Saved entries
━━━

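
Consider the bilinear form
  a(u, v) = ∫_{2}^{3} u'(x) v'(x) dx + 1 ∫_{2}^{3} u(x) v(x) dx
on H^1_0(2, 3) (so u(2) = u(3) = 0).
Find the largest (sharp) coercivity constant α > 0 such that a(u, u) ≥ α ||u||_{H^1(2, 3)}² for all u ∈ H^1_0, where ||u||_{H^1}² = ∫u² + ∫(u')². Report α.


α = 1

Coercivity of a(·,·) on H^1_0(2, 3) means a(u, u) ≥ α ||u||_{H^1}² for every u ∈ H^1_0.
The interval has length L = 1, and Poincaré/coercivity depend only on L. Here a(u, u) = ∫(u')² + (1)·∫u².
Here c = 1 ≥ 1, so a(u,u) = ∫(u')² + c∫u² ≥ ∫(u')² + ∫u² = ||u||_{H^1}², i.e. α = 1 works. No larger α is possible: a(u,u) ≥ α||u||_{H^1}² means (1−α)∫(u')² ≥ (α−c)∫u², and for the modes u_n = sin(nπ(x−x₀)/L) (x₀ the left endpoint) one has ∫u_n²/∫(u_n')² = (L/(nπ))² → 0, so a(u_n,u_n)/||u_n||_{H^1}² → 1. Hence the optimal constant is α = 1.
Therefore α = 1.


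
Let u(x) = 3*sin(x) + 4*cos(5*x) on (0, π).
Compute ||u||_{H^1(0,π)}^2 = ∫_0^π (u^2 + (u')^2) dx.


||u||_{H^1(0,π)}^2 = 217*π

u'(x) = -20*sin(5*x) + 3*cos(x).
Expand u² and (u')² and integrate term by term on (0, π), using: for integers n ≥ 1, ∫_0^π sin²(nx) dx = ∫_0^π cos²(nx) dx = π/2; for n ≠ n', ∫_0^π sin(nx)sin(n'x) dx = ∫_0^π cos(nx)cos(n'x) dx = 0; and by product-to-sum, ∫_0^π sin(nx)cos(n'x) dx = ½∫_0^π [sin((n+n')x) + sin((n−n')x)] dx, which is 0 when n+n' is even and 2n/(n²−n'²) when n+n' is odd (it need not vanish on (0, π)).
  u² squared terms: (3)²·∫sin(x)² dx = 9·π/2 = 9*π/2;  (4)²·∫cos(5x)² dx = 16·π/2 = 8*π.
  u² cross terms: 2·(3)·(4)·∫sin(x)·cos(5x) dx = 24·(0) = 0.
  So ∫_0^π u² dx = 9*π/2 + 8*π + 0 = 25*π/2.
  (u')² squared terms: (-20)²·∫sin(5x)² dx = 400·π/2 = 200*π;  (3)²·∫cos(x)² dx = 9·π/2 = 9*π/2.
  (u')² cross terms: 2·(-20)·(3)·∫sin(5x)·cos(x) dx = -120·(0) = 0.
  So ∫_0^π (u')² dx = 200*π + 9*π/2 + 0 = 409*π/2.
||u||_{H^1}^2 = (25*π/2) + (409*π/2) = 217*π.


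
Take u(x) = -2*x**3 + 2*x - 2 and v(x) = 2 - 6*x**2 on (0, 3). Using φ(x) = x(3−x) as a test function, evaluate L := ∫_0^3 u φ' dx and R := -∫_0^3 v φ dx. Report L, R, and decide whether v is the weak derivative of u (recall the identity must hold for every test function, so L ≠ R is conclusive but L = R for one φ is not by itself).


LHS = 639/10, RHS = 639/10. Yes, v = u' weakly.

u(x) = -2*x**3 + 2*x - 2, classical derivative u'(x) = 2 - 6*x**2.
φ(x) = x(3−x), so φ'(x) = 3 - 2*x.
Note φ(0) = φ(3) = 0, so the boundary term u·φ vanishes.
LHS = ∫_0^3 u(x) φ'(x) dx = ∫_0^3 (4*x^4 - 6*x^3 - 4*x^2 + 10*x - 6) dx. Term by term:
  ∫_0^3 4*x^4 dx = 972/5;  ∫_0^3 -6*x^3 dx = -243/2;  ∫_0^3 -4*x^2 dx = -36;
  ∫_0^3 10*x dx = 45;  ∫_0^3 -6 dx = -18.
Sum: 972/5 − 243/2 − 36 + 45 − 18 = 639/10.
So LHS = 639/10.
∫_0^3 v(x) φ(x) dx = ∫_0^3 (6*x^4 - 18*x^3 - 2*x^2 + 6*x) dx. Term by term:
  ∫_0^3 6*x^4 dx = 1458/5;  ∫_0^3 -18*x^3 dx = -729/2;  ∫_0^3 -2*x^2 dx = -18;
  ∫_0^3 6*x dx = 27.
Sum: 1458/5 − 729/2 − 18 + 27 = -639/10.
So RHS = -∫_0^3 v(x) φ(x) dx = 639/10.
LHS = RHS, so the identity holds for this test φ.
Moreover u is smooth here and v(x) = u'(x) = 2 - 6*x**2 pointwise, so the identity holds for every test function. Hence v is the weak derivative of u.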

━━━

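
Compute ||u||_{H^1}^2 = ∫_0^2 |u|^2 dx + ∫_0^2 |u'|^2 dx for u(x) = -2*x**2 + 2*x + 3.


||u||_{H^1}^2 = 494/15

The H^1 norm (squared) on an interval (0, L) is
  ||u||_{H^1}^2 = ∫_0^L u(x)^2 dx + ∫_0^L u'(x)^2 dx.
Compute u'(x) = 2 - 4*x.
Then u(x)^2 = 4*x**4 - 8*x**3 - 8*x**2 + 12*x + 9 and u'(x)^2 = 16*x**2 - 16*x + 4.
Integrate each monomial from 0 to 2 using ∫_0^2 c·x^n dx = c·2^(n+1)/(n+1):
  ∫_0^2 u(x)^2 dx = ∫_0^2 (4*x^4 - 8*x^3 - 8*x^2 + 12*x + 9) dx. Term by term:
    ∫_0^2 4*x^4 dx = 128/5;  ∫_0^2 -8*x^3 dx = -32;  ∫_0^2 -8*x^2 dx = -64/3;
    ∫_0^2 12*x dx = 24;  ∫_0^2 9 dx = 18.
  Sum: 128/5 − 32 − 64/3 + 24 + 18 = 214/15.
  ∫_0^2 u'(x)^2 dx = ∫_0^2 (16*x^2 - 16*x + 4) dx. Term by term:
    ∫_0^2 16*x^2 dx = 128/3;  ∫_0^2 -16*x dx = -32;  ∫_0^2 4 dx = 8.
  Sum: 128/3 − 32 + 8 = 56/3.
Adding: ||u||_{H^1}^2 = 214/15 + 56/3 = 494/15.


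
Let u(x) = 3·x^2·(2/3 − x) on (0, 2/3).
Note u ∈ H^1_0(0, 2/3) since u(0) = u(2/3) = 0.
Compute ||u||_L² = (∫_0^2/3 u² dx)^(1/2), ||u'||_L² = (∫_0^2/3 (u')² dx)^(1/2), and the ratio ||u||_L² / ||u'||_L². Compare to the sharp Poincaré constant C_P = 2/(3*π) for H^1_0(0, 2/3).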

━━━

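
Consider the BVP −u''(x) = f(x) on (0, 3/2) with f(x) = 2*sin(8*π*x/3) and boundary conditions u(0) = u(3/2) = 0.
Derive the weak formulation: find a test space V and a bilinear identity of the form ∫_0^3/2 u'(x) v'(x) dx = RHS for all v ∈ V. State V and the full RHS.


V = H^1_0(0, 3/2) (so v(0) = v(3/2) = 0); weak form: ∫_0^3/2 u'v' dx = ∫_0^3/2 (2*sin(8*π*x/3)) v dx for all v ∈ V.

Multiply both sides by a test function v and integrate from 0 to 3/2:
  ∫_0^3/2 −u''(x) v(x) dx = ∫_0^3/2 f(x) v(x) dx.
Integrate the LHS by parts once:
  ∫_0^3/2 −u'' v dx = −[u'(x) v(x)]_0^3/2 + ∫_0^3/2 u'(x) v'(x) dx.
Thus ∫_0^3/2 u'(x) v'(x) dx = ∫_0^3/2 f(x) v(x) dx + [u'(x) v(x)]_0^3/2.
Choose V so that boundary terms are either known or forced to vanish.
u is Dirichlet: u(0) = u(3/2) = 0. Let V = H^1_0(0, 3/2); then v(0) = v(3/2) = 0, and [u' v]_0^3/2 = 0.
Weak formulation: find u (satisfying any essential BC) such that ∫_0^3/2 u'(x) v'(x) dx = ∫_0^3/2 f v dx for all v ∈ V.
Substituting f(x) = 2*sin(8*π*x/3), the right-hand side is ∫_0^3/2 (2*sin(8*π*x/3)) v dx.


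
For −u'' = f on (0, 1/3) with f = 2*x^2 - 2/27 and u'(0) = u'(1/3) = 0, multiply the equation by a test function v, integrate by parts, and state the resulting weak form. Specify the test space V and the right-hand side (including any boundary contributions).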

━━━

_ASSIGNMENT:_ Could you retype exactly the lines above, starting at the line that contains "Let u(x) = 3·x^2·(2/3 − x) on (0, 2/3)." and ending at the line that contains "Compute ||u||_L² = (∫_0^2/3", and nothing more?

_FINAL ANSWER:_
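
Let u(x) = 3·x^2·(2/3 − x) on (0, 2/3).
Note u ∈ H^1_0(0, 2/3) since u(0) = u(2/3) = 0.
Compute ||u||_L² = (∫_0^2/3 u² dx)^(1/2), ||u'||_L² = (∫_0^2/3 (u')² dx)^(1/2), and the ratio ||u||_L² / ||u'||_L². Compare to the sharp Poincaré constant C_P = 2/(3*π) for H^1_0(0, 2/3).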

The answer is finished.